-- Input records follows --

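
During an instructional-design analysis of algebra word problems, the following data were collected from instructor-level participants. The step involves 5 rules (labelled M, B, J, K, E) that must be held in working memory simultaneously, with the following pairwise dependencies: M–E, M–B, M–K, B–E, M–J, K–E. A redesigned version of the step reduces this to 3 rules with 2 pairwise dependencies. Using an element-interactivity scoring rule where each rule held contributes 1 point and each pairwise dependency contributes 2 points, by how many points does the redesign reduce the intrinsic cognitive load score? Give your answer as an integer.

Original: 5 × 1 + 6 × 2 = 5 + 12 = 17.
Redesigned: 3 × 1 + 2 × 2 = 3 + 4 = 7.
Reduction = 17 − 7 = 10.

10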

-- Input records concluded --

*The task*. An exact transcription of the data above is required.

*Written reply*.
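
During an instructional-design analysis of algebra word problems, the following data were collected from instructor-level participants. The step involves 5 rules (labelled M, B, J, K, E) that must be held in working memory simultaneously, with the following pairwise dependencies: M–E, M–B, M–K, B–E, M–J, K–E. A redesigned version of the step reduces this to 3 rules with 2 pairwise dependencies. Using an element-interactivity scoring rule where each rule held contributes 1 point and each pairwise dependency contributes 2 points, by how many points does the redesign reduce the intrinsic cognitive load score? Give your answer as an integer.

Original: 5 × 1 + 6 × 2 = 5 + 12 = 17.
Redesigned: 3 × 1 + 2 × 2 = 3 + 4 = 7.
Reduction = 17 − 7 = 10.

10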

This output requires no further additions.